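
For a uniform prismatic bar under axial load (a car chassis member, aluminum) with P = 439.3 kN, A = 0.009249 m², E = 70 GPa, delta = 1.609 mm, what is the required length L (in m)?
Model: a uniform prismatic bar under axial load, so delta = (P·L) / (A·E).
Solve for L: L = (delta·A·E) / P.
Convert to SI units:
  P = 439.3 kN = 439300 N
  E = 70 GPa = 7 × 10¹⁰ Pa
  delta = 1.609 mm = 0.001609 m
Substitute:
  L = (0.001609 × 0.009249 × (7 × 10¹⁰)) / 439300
  L = 2.371 m
Final answer: L = 2.371 m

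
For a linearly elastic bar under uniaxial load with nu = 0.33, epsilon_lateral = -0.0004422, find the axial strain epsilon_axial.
Model: a linearly elastic bar under uniaxial load, so epsilon_lateral = -nu·epsilon_axial.
Solve for epsilon_axial: epsilon_axial = -epsilon_lateral / nu.
Substitute:
  epsilon_axial = -(-0.0004422) / 0.33
  epsilon_axial = 0.00134
Final answer: epsilon_axial = 0.00134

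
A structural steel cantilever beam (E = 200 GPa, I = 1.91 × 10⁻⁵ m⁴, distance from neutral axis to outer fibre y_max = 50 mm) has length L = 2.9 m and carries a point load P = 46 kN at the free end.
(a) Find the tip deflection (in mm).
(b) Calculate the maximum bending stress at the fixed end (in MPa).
(a) Tip deflection of a cantilever with an end point load: δ = P·L^3 / (3·E·I). Convert P = 46 kN = 46000 N, E = 200 GPa = 2 × 10¹¹ Pa.
  δ = (46000 × 2.9^3) / (3 × (2 × 10¹¹) × (1.91 × 10⁻⁵)) = 0.0979 m = 97.9 mm
(b) Maximum bending moment at the fixed end: M = P·L = 46000 × 2.9 = 133400 N·m. Convert y_max = 50 mm = 0.05 m.
  σ = M·y_max / I = (133400 × 0.05) / (1.91 × 10⁻⁵) = 3.492 × 10⁸ Pa = 349.2 MPa
Final answer: (a) δ = 97.9 mm, (b) σ = 349.2 MPa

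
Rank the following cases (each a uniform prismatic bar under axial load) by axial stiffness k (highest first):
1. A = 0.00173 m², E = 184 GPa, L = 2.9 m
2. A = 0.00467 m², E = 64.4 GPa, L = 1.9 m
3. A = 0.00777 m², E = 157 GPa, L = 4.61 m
Model: a uniform prismatic bar under axial load, so k = (A·E) / L (SI units).
  Case 1: k = (0.00173 × (1.84 × 10¹¹)) / 2.9 = 1.098 × 10⁸ N/m = 109.8 MN/m
  Case 2: k = (0.00467 × (6.44 × 10¹⁰)) / 1.9 = 1.583 × 10⁸ N/m = 158.3 MN/m
  Case 3: k = (0.00777 × (1.57 × 10¹¹)) / 4.61 = 2.646 × 10⁸ N/m = 264.6 MN/m
Ordering: 264.6 MN/m (case 3) > 158.3 MN/m (case 2) > 109.8 MN/m (case 1)
Final answer: 3, 2, 1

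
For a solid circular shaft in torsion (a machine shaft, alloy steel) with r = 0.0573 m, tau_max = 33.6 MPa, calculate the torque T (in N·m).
Model: a solid circular shaft in torsion, so tau_max = (2·T) / (π·r^3).
Solve for T: T = (π·tau_max·r^3) / 2.
Convert to SI units:
  tau_max = 33.6 MPa = 3.36 × 10⁷ Pa
Substitute:
  T = (π × (3.36 × 10⁷) × 0.0573^3) / 2
  T = 9929 N·m
Final answer: T = 9929 N·m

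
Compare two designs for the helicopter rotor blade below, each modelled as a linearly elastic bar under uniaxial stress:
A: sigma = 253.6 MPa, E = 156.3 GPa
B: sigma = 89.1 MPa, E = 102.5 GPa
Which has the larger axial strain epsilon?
Model: a linearly elastic bar under uniaxial stress, so epsilon = sigma / E (SI units).
  A: epsilon = (2.536 × 10⁸) / (1.563 × 10¹¹) = 0.001623
  B: epsilon = (8.91 × 10⁷) / (1.025 × 10¹¹) = 0.0008693
0.001623 > 0.0008693, so A is larger.
Final answer: A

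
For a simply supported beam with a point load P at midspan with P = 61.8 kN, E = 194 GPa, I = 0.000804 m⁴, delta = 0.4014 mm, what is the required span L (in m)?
Model: a simply supported beam with a point load P at midspan, so delta = (P·L^3) / (48·E·I).
Solve for L: L = ((48·delta·E·I) / P)^(1/3).
Convert to SI units:
  P = 61.8 kN = 61800 N
  E = 194 GPa = 1.94 × 10¹¹ Pa
  delta = 0.4014 mm = 0.0004014 m
Substitute:
  L = ((48 × 0.0004014 × (1.94 × 10¹¹) × 0.000804) / 61800)^(1/3)
  L = 3.65 m
Final answer: L = 3.65 m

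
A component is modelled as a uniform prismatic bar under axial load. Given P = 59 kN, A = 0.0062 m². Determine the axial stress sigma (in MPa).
Model: a uniform prismatic bar under axial load, so sigma = P / A.
Convert to SI units:
  P = 59 kN = 59000 N
Substitute:
  sigma = 59000 / 0.0062
  sigma = 9.516 × 10⁶ Pa
Convert: sigma = 9.516 × 10⁶ Pa = 9.516 MPa
Final answer: sigma = 9.516 MPa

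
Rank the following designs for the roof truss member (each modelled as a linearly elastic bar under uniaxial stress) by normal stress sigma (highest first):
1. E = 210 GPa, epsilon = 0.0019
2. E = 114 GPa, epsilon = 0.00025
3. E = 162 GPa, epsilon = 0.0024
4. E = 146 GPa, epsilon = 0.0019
Model: a linearly elastic bar under uniaxial stress, so sigma = E·epsilon (SI units).
  Case 1: sigma = (2.1 × 10¹¹) × 0.0019 = 3.99 × 10⁸ Pa = 399 MPa
  Case 2: sigma = (1.14 × 10¹¹) × 0.00025 = 2.85 × 10⁷ Pa = 28.5 MPa
  Case 3: sigma = (1.62 × 10¹¹) × 0.0024 = 3.888 × 10⁸ Pa = 388.8 MPa
  Case 4: sigma = (1.46 × 10¹¹) × 0.0019 = 2.774 × 10⁸ Pa = 277.4 MPa
Ordering: 399 MPa (case 1) > 388.8 MPa (case 3) > 277.4 MPa (case 4) > 28.5 MPa (case 2)
Final answer: 1, 3, 4, 2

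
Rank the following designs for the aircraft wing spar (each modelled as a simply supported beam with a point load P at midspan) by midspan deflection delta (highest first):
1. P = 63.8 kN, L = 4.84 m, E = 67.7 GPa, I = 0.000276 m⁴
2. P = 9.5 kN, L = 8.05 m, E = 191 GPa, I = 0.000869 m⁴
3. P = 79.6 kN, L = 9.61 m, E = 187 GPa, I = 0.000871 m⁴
Model: a simply supported beam with a point load P at midspan, so delta = (P·L^3) / (48·E·I) (SI units).
  Case 1: delta = (63800 × 4.84^3) / (48 × (6.77 × 10¹⁰) × 0.000276) = 0.008065 m = 8.065 mm
  Case 2: delta = (9500 × 8.05^3) / (48 × (1.91 × 10¹¹) × 0.000869) = 0.000622 m = 0.622 mm
  Case 3: delta = (79600 × 9.61^3) / (48 × (1.87 × 10¹¹) × 0.000871) = 0.009036 m = 9.036 mm
Ordering: 9.036 mm (case 3) > 8.065 mm (case 1) > 0.622 mm (case 2)
Final answer: 3, 1, 2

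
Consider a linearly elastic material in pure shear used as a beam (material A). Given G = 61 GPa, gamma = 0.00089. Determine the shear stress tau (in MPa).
Model: a linearly elastic material in pure shear, so tau = G·gamma.
Convert to SI units:
  G = 61 GPa = 6.1 × 10¹⁰ Pa
Substitute:
  tau = (6.1 × 10¹⁰) × 0.00089
  tau = 5.429 × 10⁷ Pa
Convert: tau = 5.429 × 10⁷ Pa = 54.29 MPa
Final answer: tau = 54.29 MPa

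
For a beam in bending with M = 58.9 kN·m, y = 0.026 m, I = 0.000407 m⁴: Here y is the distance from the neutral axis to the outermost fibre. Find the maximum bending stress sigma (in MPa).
Model: a beam in bending, so sigma = (M·y) / I.
Convert to SI units:
  M = 58.9 kN·m = 58900 N·m
Substitute:
  sigma = (58900 × 0.026) / 0.000407
  sigma = 3.763 × 10⁶ Pa
Convert: sigma = 3.763 × 10⁶ Pa = 3.763 MPa
Final answer: sigma = 3.763 MPa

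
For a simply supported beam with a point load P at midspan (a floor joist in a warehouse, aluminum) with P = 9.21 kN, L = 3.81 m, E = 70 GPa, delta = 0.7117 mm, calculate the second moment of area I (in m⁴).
Model: a simply supported beam with a point load P at midspan, so delta = (P·L^3) / (48·E·I).
Solve for I: I = (P·L^3) / (48·delta·E).
Convert to SI units:
  P = 9.21 kN = 9210 N
  E = 70 GPa = 7 × 10¹⁰ Pa
  delta = 0.7117 mm = 0.0007117 m
Substitute:
  I = (9210 × 3.81^3) / (48 × 0.0007117 × (7 × 10¹⁰))
  I = 0.000213 m⁴
Final answer: I = 0.000213 m⁴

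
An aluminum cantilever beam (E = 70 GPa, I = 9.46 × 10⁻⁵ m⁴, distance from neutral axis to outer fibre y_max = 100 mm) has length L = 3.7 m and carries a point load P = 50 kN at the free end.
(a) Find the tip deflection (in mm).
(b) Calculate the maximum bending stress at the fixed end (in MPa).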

^^^^

— PROBLEM TO SOLVE —
Of all the entries above, retype exactly the lines from the line with "1. E = 210 GPa, epsilon = 0.0019" to the line with "3. E = 162 GPa, epsilon = 0.0024", both included, and no others.

— WRITTEN RESPONSE —
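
1. E = 210 GPa, epsilon = 0.0019
2. E = 114 GPa, epsilon = 0.00025
3. E = 162 GPa, epsilon = 0.0024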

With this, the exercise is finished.